### Your task
Would you restate all the entries exactly, leaving nothing out?

### Record excerpts
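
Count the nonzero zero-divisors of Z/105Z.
In Z/105Z each nonzero element is either a unit (gcd with 105 is 1) or a zero-divisor (gcd > 1). The number of units is φ(105): factorise 105 = 3 · 5 · 7, so φ(105) = (3 − 1) · (5 − 1) · (7 − 1) = 2 · 4 · 6 = 48. The nonzero elements number 105 − 1 = 104. Hence the nonzero zero-divisors number 104 − 48 = 56.

Final answer: Z/105Z has 56 nonzero zero-divisors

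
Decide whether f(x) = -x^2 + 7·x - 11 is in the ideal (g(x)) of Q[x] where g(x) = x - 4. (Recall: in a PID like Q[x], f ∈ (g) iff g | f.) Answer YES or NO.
In Q[x] the ideal (g) consists of all multiples of g, so f ∈ (g) iff g | f, i.e. iff the remainder of f on division by g is 0. Divide f by g (g is monic, so eliminate the leading term of the running remainder at each step):
  leading term -x^2: subtract (-x)·g(x) = -x^2 + 4·x, leaving 3·x - 11
  leading term 3·x: subtract (3)·g(x) = 3·x - 12, leaving 1
The remainder r(x) = 1 ≠ 0 (and deg r < deg g), so g ∤ f, i.e. f ∉ (g).

Final answer: NO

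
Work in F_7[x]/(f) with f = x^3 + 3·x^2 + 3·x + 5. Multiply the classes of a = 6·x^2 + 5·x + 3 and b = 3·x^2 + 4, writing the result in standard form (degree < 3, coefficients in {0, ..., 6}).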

### Result of the task
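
Count the nonzero zero-divisors of Z/105Z.
In Z/105Z each nonzero element is either a unit (gcd with 105 is 1) or a zero-divisor (gcd > 1). The number of units is φ(105): factorise 105 = 3 · 5 · 7, so φ(105) = (3 − 1) · (5 − 1) · (7 − 1) = 2 · 4 · 6 = 48. The nonzero elements number 105 − 1 = 104. Hence the nonzero zero-divisors number 104 − 48 = 56.

Final answer: Z/105Z has 56 nonzero zero-divisors

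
Decide whether f(x) = -x^2 + 7·x - 11 is in the ideal (g(x)) of Q[x] where g(x) = x - 4. (Recall: in a PID like Q[x], f ∈ (g) iff g | f.) Answer YES or NO.
In Q[x] the ideal (g) consists of all multiples of g, so f ∈ (g) iff g | f, i.e. iff the remainder of f on division by g is 0. Divide f by g (g is monic, so eliminate the leading term of the running remainder at each step):
  leading term -x^2: subtract (-x)·g(x) = -x^2 + 4·x, leaving 3·x - 11
  leading term 3·x: subtract (3)·g(x) = 3·x - 12, leaving 1
The remainder r(x) = 1 ≠ 0 (and deg r < deg g), so g ∤ f, i.e. f ∉ (g).

Final answer: NO

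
Work in F_7[x]/(f) with f = x^3 + 3·x^2 + 3·x + 5. Multiply the classes of a = 6·x^2 + 5·x + 3 and b = 3·x^2 + 4, writing the result in standard form (degree < 3, coefficients in {0, ..., 6}).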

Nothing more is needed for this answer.